WHAT TO DO — Below is a block of entries; repeat exactly the lines starting at the line that contains "Consider the DNA fragment below." and ending at the line that contains "For this problem", both included.

*** DATA FOR PROCESSING ***

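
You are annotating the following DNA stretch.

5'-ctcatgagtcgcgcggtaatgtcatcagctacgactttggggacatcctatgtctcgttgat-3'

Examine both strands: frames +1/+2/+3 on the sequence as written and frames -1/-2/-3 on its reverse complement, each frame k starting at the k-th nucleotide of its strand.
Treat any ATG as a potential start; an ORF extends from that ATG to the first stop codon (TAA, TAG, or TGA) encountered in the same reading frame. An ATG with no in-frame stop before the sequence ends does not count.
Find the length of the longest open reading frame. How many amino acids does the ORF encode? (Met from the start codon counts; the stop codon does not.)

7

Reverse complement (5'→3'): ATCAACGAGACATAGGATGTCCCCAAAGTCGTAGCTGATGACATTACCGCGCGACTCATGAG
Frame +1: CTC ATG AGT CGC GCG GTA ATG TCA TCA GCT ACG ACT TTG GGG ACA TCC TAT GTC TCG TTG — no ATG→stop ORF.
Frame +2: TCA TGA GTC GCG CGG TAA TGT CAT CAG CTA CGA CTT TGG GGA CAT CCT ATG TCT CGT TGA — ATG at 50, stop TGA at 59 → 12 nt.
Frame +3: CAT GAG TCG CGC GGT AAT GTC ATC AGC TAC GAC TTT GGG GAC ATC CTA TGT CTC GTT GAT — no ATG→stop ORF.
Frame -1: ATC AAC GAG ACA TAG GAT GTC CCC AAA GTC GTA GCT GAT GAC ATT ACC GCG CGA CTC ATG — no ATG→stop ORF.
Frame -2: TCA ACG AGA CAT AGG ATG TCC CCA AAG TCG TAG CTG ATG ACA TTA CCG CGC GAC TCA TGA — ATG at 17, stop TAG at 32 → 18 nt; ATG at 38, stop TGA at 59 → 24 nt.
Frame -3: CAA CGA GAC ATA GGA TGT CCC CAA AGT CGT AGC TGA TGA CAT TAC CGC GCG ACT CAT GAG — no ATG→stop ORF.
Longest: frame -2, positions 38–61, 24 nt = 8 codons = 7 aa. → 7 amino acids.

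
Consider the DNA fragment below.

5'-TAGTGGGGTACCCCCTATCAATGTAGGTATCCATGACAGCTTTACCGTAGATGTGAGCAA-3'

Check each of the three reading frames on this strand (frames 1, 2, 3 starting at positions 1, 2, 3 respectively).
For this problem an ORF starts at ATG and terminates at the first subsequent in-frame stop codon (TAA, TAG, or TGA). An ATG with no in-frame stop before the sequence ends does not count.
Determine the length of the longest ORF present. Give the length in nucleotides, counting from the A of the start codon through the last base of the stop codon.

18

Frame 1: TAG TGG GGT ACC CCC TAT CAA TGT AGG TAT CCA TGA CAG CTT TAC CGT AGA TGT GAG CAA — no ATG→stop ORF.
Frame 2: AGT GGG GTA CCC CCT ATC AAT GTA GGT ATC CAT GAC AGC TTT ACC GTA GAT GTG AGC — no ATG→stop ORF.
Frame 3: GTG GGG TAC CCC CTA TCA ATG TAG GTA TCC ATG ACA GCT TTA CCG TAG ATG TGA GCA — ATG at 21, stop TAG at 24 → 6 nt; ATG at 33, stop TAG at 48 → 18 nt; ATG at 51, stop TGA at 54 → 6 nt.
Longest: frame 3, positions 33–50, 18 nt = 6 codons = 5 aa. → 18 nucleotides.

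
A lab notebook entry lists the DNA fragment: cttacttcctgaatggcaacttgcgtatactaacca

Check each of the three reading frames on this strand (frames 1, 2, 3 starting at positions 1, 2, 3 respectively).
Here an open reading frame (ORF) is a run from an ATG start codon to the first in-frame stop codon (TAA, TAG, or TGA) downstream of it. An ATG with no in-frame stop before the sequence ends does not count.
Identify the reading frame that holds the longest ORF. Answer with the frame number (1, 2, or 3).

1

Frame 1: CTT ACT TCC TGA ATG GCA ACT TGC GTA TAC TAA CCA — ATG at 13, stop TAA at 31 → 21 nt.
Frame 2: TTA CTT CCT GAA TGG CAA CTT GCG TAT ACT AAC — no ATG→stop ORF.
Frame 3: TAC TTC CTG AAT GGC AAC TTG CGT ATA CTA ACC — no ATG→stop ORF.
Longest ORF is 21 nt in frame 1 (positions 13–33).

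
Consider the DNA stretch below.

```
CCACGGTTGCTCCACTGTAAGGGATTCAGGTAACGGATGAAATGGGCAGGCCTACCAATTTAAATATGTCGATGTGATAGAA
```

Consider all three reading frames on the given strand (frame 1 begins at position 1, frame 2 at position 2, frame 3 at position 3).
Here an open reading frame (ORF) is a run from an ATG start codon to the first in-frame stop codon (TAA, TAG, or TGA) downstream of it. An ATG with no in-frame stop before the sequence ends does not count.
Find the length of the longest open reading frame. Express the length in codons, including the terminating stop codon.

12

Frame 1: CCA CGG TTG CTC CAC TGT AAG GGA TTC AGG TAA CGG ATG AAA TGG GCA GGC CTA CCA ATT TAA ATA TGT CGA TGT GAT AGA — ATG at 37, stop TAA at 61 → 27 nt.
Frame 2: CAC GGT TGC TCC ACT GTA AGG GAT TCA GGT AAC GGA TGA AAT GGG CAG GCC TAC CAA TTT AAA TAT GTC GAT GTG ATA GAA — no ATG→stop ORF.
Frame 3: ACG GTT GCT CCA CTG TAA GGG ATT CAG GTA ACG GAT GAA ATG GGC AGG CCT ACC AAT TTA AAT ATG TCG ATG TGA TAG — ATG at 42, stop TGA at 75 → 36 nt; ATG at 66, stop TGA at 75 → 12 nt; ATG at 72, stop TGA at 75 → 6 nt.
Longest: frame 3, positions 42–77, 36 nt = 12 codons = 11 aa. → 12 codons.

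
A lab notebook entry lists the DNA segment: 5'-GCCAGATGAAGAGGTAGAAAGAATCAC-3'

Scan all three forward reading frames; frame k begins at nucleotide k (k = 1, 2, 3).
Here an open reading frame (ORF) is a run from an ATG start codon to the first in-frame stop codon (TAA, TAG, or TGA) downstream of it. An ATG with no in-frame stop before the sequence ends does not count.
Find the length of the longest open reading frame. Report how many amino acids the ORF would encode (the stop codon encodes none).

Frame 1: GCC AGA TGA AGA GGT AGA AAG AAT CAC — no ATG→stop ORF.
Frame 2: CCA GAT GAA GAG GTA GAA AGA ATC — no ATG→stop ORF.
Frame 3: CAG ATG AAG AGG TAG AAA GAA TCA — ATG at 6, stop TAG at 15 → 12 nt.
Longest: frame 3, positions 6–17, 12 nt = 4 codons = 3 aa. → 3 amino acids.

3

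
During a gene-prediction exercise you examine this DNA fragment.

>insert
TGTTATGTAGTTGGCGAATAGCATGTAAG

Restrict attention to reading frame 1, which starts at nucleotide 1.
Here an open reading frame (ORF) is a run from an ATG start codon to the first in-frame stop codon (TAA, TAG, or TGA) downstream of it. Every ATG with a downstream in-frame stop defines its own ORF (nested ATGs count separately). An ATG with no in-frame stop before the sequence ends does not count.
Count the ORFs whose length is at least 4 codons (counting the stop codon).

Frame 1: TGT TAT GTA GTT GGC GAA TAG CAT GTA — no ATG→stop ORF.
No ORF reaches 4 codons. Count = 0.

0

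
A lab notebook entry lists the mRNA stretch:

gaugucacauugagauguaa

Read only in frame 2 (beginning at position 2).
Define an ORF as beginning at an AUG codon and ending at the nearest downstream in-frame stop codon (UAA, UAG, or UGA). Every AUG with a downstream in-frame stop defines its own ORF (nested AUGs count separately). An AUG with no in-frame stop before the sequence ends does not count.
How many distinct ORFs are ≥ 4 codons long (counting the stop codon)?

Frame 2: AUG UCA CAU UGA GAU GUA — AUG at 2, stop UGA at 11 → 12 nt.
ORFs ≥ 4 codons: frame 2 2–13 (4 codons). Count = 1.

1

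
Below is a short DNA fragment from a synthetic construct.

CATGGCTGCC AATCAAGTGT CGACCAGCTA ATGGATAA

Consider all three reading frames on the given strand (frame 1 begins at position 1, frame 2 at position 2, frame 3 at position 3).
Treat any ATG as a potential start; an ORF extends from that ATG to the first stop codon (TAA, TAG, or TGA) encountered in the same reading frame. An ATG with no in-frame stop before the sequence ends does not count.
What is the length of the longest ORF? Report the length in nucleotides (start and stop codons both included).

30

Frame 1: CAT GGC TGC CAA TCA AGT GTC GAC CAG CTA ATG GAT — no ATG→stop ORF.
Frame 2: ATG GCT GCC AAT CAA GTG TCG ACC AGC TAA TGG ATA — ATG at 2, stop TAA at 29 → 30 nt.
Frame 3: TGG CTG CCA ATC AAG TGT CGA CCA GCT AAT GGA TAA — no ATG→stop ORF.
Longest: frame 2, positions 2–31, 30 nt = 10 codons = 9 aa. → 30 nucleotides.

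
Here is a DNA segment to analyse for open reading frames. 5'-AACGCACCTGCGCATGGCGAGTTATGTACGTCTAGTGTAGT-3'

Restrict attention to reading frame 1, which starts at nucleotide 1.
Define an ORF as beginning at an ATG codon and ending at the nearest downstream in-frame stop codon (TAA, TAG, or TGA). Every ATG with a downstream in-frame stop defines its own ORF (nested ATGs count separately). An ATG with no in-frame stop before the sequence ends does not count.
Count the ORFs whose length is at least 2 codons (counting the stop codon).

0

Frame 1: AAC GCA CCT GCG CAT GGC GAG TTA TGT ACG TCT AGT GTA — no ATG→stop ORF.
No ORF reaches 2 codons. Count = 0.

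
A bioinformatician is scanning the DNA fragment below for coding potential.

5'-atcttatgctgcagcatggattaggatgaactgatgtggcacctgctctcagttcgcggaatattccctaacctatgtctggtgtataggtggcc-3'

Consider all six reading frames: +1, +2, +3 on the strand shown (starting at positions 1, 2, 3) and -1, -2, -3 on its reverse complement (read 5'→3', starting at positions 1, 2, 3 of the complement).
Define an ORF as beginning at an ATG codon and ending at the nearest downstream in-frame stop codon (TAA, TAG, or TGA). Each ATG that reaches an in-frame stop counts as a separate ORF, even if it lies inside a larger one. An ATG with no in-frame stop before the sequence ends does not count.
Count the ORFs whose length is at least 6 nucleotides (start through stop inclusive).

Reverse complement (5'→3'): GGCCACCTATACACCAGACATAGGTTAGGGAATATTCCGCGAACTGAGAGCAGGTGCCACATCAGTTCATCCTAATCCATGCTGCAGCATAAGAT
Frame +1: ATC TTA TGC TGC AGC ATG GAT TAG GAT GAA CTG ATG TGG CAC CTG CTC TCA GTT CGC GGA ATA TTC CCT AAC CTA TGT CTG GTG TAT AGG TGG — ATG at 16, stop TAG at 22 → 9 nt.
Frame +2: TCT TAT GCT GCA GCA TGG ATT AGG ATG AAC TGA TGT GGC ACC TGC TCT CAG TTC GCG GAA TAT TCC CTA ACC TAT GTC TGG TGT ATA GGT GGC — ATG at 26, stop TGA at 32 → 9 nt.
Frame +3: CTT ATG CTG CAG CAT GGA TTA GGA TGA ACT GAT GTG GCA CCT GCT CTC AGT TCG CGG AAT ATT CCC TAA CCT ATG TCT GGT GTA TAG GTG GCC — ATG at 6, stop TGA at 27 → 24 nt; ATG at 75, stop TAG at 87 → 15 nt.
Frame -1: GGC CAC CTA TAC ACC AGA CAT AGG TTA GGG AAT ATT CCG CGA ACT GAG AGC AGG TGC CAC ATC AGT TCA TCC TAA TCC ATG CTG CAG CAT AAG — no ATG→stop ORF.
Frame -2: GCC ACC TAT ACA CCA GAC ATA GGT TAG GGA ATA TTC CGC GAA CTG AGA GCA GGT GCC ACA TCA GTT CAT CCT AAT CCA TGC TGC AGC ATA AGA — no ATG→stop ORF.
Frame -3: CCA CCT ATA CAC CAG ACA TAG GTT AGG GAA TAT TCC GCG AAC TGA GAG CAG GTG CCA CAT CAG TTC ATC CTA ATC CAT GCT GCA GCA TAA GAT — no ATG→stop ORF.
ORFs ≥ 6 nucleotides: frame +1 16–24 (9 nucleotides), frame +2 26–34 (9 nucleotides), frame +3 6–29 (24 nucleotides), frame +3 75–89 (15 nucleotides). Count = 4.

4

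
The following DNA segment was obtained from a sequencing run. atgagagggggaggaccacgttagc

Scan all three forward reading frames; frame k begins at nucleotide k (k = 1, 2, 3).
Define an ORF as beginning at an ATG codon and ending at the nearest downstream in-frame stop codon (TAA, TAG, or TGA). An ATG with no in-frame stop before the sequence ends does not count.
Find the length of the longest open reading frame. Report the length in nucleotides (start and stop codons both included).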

*** End of DATA FOR PROCESSING ***

EXERCISE RESPONSE —
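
Consider the DNA fragment below.

5'-TAGTGGGGTACCCCCTATCAATGTAGGTATCCATGACAGCTTTACCGTAGATGTGAGCAA-3'

Check each of the three reading frames on this strand (frames 1, 2, 3 starting at positions 1, 2, 3 respectively).
For this problem an ORF starts at ATG and terminates at the first subsequent in-frame stop codon (TAA, TAG, or TGA). An ATG with no in-frame stop before the sequence ends does not count.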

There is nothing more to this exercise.